Content starts
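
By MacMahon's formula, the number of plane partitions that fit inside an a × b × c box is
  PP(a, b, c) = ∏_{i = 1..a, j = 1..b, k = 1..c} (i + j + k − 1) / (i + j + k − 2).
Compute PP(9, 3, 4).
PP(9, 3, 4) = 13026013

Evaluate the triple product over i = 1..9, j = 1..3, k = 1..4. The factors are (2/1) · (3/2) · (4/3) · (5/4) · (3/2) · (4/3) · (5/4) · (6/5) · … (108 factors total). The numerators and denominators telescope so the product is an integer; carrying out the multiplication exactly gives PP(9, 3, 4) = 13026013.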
Content ends
Try it. Set the lines down exactly, from the first line of the records to the line where "PP(a, b, c)" appears, with both ends kept.

Finished exercise.
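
By MacMahon's formula, the number of plane partitions that fit inside an a × b × c box is
  PP(a, b, c) = ∏_{i = 1..a, j = 1..b, k = 1..c} (i + j + k − 1) / (i + j + k − 2).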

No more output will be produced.